**WHAT THIS TASK INVOLVES**. Search the records for "Complete". Copy every line where it appears.

[SUPPLIED RECORDS — start]

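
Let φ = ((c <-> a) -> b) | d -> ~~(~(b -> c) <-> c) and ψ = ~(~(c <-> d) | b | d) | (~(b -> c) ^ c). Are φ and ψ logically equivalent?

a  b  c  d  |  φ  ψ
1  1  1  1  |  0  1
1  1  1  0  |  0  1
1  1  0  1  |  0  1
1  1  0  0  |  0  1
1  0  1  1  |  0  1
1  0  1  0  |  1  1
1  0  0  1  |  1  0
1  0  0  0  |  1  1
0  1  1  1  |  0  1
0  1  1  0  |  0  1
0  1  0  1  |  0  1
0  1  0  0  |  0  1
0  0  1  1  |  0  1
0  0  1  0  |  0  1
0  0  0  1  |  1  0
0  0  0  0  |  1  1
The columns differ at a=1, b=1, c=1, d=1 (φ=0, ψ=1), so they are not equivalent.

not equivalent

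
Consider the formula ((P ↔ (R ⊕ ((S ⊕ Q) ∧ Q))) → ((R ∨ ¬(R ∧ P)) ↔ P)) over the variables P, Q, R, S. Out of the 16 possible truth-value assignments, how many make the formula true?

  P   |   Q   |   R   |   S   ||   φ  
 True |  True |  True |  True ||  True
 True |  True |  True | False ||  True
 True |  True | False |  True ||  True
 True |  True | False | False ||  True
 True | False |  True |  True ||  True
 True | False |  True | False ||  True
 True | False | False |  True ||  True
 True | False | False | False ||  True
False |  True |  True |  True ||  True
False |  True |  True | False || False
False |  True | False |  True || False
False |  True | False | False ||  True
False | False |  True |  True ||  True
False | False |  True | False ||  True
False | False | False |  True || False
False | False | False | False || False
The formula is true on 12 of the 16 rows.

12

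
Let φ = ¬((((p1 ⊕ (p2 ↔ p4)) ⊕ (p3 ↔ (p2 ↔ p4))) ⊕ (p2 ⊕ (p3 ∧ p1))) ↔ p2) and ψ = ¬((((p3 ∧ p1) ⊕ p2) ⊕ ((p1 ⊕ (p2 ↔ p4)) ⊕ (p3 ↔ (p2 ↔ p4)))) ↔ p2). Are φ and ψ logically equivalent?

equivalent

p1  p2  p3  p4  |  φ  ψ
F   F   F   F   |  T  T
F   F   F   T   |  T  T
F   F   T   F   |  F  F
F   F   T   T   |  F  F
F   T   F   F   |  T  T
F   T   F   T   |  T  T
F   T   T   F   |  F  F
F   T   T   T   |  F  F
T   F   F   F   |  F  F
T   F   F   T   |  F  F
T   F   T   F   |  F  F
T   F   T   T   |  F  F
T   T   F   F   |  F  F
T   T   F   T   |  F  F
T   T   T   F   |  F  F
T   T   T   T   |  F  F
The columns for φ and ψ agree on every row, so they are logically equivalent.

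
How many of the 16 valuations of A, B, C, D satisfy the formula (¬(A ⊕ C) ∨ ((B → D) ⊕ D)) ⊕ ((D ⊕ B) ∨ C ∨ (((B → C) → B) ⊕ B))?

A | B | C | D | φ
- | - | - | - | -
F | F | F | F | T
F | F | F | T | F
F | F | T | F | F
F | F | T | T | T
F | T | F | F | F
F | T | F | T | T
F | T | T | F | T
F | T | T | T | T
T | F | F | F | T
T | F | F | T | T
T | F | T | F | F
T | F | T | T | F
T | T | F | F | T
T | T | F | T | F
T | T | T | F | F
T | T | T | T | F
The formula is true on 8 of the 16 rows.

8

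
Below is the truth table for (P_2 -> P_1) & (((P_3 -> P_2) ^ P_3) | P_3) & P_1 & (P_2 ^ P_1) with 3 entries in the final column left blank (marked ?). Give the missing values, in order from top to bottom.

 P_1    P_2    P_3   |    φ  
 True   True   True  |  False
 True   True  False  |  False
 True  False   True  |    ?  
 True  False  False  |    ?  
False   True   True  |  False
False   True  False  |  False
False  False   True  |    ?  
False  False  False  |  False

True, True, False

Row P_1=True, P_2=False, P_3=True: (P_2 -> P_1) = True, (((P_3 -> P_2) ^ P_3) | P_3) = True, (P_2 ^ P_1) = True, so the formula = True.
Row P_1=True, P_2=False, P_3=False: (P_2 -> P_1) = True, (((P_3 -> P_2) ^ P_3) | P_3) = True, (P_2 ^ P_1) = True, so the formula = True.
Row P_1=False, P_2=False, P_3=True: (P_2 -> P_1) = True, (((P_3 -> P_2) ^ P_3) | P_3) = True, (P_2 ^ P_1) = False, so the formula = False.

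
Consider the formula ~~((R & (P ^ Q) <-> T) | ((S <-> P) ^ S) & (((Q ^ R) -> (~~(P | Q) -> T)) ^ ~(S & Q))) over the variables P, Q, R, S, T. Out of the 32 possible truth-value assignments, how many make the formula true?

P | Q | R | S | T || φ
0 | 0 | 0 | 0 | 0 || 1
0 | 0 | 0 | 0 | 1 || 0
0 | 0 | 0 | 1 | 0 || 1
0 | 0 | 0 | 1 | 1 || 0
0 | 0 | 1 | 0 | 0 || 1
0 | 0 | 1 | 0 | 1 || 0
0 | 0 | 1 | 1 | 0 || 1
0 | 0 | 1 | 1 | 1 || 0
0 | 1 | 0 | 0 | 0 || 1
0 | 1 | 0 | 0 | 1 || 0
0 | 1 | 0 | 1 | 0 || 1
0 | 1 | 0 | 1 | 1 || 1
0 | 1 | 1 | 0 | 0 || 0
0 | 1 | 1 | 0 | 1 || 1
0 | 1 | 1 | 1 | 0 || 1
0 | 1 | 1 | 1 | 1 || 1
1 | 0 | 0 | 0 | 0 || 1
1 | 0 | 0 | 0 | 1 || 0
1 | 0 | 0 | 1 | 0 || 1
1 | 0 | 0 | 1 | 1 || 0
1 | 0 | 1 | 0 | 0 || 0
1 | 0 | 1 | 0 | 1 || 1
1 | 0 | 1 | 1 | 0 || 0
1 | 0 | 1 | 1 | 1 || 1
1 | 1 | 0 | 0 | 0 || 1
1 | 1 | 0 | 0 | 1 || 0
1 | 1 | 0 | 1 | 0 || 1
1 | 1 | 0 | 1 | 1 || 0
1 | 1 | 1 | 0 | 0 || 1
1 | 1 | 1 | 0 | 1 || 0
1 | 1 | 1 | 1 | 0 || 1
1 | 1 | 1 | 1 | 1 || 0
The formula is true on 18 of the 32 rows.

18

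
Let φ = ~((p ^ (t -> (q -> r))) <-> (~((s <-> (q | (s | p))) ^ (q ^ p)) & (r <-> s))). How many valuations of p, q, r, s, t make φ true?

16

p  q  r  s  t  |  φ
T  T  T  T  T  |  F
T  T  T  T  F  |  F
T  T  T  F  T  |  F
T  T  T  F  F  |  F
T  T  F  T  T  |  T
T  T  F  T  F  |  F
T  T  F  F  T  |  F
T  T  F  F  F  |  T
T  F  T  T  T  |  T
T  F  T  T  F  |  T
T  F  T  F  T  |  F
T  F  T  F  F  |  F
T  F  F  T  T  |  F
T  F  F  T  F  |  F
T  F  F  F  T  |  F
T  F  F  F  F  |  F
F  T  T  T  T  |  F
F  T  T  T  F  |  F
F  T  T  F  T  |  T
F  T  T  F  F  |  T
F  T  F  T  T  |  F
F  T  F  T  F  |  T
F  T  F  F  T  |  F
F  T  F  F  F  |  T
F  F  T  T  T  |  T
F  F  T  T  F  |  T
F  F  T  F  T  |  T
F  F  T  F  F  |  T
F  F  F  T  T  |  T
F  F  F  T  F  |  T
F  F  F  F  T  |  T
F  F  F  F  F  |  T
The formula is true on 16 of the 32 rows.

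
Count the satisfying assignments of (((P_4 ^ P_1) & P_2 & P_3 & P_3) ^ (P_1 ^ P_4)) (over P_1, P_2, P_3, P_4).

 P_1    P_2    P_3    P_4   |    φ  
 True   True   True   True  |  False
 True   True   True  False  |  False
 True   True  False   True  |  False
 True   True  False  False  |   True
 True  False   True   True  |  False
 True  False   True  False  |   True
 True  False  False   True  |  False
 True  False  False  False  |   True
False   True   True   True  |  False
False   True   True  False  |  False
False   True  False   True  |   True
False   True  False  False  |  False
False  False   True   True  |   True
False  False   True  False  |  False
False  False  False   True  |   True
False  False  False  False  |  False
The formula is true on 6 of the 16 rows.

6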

[SUPPLIED RECORDS — finish]
[SUPPLIED RECORDS — start]

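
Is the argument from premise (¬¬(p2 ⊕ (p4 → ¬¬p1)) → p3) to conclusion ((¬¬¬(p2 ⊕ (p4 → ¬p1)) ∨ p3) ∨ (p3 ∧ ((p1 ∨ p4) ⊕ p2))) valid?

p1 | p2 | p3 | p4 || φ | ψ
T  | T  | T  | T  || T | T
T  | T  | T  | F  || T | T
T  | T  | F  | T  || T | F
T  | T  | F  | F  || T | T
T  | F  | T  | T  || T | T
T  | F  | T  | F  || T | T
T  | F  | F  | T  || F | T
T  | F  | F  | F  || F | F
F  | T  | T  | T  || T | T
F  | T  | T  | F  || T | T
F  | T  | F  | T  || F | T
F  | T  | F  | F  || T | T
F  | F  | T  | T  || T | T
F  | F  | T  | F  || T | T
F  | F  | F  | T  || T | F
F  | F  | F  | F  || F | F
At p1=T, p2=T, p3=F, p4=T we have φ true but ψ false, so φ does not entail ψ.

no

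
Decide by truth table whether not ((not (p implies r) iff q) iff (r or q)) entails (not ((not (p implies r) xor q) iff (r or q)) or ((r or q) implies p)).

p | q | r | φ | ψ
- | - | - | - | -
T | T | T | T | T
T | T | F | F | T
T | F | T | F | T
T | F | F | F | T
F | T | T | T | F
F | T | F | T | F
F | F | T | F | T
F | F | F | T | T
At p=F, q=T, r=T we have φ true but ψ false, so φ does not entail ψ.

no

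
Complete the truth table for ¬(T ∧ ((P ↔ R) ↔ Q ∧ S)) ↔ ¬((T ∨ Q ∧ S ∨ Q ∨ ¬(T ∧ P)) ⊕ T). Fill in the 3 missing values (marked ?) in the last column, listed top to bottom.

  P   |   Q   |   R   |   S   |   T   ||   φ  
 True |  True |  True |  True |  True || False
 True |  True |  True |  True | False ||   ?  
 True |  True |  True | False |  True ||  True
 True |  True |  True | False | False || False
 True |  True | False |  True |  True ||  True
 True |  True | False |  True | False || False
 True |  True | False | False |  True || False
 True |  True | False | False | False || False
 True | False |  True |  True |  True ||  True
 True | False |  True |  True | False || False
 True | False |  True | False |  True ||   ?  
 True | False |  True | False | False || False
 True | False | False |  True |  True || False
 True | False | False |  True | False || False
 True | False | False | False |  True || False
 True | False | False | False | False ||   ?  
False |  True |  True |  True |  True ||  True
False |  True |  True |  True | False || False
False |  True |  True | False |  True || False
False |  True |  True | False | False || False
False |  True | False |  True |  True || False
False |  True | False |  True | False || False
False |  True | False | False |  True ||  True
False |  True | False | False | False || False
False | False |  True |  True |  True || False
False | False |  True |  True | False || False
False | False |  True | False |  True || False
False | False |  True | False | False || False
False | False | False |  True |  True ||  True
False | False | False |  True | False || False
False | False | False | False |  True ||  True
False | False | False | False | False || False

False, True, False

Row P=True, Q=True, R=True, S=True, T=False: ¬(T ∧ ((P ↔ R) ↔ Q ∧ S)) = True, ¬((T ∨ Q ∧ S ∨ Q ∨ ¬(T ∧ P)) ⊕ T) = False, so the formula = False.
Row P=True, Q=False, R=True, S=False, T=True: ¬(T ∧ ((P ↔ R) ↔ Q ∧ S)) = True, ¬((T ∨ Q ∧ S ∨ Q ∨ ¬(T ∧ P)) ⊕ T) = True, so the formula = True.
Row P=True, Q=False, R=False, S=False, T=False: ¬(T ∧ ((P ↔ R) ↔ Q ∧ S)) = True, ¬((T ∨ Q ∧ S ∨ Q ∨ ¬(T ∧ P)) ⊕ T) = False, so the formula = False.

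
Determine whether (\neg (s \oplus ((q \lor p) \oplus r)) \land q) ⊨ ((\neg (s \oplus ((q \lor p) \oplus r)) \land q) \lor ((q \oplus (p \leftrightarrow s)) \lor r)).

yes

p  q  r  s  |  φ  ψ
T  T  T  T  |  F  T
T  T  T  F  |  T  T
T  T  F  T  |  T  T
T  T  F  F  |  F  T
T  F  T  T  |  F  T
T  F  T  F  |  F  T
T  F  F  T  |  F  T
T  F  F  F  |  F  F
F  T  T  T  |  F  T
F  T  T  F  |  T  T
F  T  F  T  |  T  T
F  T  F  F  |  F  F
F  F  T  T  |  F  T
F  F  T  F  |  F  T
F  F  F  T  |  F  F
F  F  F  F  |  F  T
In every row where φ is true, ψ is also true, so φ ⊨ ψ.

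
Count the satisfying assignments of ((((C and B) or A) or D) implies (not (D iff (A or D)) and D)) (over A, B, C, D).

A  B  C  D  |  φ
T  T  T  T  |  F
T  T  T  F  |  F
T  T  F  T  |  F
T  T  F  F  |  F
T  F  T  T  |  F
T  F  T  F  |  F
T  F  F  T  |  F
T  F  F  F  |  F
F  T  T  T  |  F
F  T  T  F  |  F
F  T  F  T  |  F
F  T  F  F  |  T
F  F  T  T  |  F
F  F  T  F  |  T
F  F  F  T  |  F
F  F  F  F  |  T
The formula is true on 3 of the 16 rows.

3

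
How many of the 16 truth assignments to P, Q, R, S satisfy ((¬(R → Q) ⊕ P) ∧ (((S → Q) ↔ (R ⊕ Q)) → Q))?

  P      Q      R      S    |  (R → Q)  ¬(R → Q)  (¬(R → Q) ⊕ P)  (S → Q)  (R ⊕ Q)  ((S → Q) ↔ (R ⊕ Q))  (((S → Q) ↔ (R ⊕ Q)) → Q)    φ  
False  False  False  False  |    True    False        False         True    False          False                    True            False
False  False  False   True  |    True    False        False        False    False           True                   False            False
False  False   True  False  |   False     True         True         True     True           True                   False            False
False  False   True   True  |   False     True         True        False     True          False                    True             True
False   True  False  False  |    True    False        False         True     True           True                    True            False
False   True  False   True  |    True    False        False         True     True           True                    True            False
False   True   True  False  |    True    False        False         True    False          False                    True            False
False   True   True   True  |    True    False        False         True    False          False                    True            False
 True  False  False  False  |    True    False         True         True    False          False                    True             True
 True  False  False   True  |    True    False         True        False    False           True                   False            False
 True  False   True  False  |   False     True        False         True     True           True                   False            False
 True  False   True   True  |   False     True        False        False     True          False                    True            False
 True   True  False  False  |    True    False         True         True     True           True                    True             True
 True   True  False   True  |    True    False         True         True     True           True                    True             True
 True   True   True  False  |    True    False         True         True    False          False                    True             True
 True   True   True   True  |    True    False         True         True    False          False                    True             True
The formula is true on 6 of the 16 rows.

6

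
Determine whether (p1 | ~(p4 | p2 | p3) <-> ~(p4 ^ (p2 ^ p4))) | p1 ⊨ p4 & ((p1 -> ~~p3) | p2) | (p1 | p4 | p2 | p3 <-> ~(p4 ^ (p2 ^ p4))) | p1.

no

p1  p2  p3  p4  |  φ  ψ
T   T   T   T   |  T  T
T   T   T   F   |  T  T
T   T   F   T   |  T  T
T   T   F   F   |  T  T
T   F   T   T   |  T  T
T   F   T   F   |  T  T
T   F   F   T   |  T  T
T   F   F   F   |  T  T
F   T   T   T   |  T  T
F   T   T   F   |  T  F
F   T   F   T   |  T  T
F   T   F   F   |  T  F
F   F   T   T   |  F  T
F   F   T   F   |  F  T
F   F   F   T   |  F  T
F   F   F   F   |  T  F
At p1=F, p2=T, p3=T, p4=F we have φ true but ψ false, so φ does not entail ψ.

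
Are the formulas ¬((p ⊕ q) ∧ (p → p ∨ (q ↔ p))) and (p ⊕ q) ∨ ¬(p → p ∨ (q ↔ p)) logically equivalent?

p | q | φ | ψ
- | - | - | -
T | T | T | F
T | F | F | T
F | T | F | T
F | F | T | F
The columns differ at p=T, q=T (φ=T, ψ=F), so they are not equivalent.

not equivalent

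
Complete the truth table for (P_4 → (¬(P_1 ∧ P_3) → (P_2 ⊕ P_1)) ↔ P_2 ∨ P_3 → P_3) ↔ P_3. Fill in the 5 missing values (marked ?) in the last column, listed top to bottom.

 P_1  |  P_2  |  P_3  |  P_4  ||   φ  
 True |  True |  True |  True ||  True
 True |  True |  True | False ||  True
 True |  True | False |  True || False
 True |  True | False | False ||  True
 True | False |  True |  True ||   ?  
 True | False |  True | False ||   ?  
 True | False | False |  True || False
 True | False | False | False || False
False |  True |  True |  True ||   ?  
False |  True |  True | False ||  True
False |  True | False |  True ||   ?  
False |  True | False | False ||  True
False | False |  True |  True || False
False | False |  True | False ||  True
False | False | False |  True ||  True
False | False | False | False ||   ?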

[SUPPLIED RECORDS — finish]
[SUPPLIED RECORDS — start]

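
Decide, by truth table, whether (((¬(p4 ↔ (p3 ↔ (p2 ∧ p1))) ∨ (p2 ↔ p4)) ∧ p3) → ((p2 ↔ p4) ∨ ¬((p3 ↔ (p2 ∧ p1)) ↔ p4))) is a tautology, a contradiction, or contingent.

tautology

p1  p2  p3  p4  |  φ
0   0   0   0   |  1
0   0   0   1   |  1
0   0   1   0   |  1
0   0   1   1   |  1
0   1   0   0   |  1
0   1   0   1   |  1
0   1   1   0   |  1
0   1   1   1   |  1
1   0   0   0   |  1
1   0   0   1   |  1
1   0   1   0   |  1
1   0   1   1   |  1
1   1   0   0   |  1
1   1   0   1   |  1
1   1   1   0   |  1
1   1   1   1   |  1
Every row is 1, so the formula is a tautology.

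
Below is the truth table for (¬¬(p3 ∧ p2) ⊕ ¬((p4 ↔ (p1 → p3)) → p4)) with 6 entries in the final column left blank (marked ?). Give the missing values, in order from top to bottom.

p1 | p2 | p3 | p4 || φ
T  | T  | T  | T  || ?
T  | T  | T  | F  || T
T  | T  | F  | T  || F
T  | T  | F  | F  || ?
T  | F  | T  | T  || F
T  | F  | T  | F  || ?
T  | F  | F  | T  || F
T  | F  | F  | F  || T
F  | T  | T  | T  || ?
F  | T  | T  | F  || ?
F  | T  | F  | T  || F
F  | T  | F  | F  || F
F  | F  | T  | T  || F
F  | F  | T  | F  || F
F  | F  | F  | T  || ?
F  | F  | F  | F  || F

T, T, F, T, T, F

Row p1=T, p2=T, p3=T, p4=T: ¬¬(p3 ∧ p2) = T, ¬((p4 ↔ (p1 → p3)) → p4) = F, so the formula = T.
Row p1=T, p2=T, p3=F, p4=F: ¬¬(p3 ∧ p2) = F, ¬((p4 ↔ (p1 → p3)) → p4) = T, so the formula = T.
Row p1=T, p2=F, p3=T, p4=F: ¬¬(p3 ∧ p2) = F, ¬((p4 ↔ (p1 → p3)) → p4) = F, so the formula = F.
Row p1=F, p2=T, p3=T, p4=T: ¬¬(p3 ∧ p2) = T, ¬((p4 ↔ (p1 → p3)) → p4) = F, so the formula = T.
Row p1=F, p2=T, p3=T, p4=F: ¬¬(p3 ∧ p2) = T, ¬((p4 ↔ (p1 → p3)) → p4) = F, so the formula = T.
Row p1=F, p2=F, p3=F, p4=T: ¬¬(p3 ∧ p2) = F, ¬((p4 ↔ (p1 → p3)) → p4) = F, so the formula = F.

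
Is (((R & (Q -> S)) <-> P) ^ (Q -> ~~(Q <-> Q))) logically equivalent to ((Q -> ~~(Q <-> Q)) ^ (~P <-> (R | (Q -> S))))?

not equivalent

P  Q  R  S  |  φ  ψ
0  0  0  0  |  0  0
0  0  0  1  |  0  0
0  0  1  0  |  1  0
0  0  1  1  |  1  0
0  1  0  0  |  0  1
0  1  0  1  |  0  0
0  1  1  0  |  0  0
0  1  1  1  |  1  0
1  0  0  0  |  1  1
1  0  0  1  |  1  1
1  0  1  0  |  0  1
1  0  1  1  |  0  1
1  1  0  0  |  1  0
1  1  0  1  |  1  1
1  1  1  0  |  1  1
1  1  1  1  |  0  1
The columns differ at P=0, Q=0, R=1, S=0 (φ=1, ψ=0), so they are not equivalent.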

[SUPPLIED RECORDS — finish]

**EXERCISE OUTPUT**.
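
Complete the truth table for ¬(T ∧ ((P ↔ R) ↔ Q ∧ S)) ↔ ¬((T ∨ Q ∧ S ∨ Q ∨ ¬(T ∧ P)) ⊕ T). Fill in the 3 missing values (marked ?) in the last column, listed top to bottom.
Complete the truth table for (P_4 → (¬(P_1 ∧ P_3) → (P_2 ⊕ P_1)) ↔ P_2 ∨ P_3 → P_3) ↔ P_3. Fill in the 5 missing values (marked ?) in the last column, listed top to bottom.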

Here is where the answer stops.